-- Problem statement --
Scan the data and please report how many lines include the word "whisper". Leave out everything but the number.

========

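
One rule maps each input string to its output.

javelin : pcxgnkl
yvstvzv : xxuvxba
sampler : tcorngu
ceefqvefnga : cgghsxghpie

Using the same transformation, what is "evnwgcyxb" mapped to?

Each output is the input with this applied: swap the first and last characters, then shift every letter 2 places forward in the alphabet (wrapping around).
Working it through for "evnwgcyxb": intermediate "bvnwgcyxe", final "dxpyieazg".

dxpyieazg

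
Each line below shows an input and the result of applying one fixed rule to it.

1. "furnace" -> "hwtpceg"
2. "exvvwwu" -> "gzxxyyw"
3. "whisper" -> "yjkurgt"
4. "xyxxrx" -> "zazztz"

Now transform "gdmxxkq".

ifozzms

Looking at the pairs, the operation is to shift every letter 2 places forward in the alphabet (wrapping around).
So "gdmxxkq" becomes "ifozzms".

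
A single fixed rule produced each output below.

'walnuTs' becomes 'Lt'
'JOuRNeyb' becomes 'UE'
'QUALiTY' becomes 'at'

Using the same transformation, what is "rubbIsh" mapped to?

Rule — flip the case of every letter, then keep one character in every 3, starting at position 3 (positions 3rd, 6th, 9th, ...).
"rubbIsh" → "RUBBiSH" → "BS".

BS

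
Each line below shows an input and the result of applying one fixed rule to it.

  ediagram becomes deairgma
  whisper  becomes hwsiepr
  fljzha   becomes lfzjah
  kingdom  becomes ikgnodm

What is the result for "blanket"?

lbnaekt

What's happening: swap each adjacent pair of characters (1↔2, 3↔4, ...).
"blanket" → "lbnaekt".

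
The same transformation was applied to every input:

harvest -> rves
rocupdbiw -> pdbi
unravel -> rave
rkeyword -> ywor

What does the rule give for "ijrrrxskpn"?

xskp

Looking at the pairs, the operation is to move the last character to the front, then keep only the last 4 characters.
Applying that to "ijrrrxskpn" gives "xskp".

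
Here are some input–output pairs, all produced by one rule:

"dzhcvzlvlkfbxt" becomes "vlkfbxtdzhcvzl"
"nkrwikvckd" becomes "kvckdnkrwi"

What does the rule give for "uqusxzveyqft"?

In each case the input is transformed by: swap the front and back halves of the string.
For "uqusxzveyqft" the result is "veyqftuqusxz".

veyqftuqusxz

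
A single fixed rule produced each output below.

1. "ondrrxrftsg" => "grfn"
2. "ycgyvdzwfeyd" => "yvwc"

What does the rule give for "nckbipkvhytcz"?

The rule is to keep one character in every 3, starting at position 2 (positions 2nd, 5th, 8th, ...), then swap the first and last characters.
Applying both steps to "nckbipkvhytcz": "civt", then "tivc".

tivc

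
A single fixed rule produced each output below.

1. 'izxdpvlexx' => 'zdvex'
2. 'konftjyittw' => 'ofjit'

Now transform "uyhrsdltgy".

yrdty

The transformation: keep every other character starting from the second (positions 2nd, 4th, 6th, ...).
So "uyhrsdltgy" becomes "yrdty".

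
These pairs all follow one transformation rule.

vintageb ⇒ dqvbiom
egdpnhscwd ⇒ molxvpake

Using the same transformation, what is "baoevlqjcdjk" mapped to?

The pattern: shift every letter 8 places forward in the alphabet (wrapping around), then delete the last character.
Applying both steps to "baoevlqjcdjk": "jiwmdtyrklrs", then "jiwmdtyrklr".
(Check on "vintageb": → "dqvbiomj" → "dqvbiom" ✓)

jiwmdtyrklr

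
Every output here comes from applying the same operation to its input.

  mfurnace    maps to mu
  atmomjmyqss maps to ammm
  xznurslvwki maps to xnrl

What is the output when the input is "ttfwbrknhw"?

tfb

Looking at the pairs, the operation is to keep every other character starting from the first (positions 1st, 3rd, 5th, ...), then delete the last 2 characters.
For "ttfwbrknhw", step one produces "tfbkh"; step two turns that into "tfb".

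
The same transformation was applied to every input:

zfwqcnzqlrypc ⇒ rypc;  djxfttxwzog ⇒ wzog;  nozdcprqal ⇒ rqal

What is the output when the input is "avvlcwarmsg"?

rmsg

Rule — keep only the last 4 characters.
On "avvlcwarmsg" that produces "rmsg".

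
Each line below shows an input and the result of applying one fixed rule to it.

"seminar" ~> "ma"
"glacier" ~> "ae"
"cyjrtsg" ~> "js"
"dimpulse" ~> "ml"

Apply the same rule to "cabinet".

The transformation: keep one character in every 3, starting at position 3 (positions 3rd, 6th, 9th, ...).
Doing the same to "cabinet": "be".

be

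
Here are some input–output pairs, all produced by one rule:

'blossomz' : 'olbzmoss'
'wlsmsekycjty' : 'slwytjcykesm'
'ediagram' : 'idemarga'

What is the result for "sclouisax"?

lcsxasiuo

The rule is to reverse the string, then move the last 3 characters to the front (rotate right by 3).
Working it through for "sclouisax": intermediate "xasiuolcs", final "lcsxasiuo".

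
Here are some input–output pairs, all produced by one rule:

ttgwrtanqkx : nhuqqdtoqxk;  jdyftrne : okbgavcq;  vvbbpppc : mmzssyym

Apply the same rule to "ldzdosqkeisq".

fpniawalpnhb

Each output is the input with this applied: move the last 3 characters to the front (rotate right by 3), then shift every letter 3 places backward in the alphabet (wrapping around).
"ldzdosqkeisq" → "isqldzdosqke" → "fpniawalpnhb".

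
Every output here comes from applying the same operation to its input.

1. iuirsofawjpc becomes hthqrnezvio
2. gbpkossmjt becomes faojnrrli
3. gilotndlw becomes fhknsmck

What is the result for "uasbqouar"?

tzrapntz

The pattern: delete the last character, then shift every letter 1 place backward in the alphabet (wrapping around).
Working it through for "uasbqouar": intermediate "uasbqoua", final "tzrapntz".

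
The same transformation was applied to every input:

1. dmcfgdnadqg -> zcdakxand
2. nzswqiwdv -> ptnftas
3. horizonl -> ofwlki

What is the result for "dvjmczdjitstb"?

gjzwagfqpqy

Rule — delete the first 2 characters, then shift every letter 3 places backward in the alphabet (wrapping around).
On "dvjmczdjitstb": the first step gives "jmczdjitstb", and the second then gives "gjzwagfqpqy".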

========

-- Written answer --
2